### PROBLEM TO SOLVE
Nothing past the line containing "Grid: 7×8 cells." belongs in the output. Copy exactly every line of the data below from the first up to and including it.

### DATASET RECORDS
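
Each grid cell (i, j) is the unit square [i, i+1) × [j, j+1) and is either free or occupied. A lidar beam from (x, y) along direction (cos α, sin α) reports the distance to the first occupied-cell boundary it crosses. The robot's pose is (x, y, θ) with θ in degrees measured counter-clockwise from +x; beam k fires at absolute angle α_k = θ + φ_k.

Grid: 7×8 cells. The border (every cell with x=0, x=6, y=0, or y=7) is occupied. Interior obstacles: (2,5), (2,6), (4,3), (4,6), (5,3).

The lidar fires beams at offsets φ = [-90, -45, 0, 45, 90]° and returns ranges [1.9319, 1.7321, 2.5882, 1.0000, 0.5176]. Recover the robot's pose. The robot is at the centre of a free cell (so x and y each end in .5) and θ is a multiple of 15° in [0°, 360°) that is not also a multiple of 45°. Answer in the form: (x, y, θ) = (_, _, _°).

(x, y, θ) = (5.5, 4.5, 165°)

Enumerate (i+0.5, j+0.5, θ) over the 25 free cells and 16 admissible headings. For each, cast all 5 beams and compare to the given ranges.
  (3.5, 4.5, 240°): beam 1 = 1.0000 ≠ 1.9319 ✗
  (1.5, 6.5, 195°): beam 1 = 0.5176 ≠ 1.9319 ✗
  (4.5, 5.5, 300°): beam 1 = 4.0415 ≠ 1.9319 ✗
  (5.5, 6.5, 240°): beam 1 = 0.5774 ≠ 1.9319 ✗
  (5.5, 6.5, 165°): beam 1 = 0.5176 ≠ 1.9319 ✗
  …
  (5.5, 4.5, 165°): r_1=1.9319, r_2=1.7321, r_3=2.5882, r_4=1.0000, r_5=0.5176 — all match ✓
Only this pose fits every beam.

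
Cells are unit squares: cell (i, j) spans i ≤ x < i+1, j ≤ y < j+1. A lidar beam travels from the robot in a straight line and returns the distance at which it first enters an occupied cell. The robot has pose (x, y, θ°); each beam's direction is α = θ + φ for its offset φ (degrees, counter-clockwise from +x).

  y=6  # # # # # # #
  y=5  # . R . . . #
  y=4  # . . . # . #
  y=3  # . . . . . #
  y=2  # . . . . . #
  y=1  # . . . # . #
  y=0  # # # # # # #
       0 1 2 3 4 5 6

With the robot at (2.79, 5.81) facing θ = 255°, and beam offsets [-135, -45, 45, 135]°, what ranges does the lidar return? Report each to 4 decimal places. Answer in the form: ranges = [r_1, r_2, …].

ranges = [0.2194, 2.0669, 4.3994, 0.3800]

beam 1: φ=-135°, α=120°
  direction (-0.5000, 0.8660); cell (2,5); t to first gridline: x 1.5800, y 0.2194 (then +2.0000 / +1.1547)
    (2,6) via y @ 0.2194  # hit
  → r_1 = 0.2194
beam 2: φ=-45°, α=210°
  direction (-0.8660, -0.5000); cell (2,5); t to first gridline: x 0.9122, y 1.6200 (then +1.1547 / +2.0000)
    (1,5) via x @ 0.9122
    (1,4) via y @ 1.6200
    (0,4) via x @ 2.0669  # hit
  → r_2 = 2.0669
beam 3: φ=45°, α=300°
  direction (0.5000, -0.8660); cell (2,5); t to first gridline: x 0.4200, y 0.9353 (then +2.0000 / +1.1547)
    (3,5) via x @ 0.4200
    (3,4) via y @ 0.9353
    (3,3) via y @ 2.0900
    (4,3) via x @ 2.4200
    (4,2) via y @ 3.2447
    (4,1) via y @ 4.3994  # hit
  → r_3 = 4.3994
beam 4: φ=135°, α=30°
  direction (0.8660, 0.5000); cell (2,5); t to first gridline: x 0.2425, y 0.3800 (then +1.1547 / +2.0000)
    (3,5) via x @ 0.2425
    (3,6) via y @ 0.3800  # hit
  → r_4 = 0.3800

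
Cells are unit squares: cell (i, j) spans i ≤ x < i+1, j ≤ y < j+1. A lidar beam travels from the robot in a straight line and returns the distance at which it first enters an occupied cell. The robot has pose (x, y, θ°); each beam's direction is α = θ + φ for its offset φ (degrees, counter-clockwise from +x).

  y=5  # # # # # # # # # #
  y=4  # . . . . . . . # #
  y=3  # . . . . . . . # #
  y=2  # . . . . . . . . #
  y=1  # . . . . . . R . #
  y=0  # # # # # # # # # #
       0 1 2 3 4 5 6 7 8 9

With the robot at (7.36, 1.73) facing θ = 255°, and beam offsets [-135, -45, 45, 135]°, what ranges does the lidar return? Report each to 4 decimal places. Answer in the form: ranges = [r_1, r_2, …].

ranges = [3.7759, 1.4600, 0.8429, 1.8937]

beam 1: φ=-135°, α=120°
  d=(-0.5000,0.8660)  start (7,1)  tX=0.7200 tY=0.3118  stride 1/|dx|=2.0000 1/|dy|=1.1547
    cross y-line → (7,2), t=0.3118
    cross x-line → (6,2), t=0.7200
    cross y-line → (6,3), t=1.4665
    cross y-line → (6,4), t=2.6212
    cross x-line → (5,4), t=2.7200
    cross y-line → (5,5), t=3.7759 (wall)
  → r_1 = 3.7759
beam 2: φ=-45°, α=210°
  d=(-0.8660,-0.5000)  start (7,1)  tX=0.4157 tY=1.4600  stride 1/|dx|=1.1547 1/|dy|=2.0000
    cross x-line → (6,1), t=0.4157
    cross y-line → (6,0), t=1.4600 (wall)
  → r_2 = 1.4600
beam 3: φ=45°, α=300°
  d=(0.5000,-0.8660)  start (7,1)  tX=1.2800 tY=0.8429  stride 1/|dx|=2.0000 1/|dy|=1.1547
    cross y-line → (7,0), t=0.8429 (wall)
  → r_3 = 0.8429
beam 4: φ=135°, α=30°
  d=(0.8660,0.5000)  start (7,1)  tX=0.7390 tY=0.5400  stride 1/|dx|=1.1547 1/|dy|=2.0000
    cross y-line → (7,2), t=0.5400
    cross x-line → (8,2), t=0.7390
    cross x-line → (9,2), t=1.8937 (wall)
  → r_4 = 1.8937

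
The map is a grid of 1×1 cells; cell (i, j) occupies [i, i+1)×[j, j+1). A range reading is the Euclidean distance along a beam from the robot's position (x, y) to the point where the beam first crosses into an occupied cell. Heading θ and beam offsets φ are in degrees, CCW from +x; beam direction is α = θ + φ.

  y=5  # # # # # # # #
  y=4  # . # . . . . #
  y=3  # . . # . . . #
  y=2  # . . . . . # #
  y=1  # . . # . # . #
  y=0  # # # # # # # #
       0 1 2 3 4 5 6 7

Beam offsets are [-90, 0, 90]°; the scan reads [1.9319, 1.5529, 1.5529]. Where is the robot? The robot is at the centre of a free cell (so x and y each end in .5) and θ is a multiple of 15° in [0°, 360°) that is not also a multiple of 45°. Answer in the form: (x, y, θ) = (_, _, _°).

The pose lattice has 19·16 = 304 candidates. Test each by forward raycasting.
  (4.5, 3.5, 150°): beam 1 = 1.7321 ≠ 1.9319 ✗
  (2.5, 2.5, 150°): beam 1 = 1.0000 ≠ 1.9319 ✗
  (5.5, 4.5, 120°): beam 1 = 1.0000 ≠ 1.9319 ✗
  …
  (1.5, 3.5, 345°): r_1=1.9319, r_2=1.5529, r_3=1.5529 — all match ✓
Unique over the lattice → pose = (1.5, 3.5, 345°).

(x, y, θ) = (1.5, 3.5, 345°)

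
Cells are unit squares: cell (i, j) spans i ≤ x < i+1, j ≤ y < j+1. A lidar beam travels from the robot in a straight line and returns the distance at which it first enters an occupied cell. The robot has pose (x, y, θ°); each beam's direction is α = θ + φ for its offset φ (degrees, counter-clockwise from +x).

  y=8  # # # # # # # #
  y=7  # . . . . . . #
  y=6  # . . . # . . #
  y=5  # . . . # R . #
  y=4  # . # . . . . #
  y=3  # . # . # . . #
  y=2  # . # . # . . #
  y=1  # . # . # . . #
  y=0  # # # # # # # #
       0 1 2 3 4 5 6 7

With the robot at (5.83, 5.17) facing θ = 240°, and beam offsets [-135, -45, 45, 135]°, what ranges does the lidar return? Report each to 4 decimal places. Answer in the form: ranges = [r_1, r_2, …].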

### RESPONSE
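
Each grid cell (i, j) is the unit square [i, i+1) × [j, j+1) and is either free or occupied. A lidar beam from (x, y) along direction (cos α, sin α) reports the distance to the first occupied-cell boundary it crosses. The robot's pose is (x, y, θ) with θ in degrees measured counter-clockwise from +x; beam k fires at absolute angle α_k = θ + φ_k.

Grid: 7×8 cells. The border (every cell with x=0, x=6, y=0, or y=7) is occupied. Interior obstacles: (2,5), (2,6), (4,3), (4,6), (5,3).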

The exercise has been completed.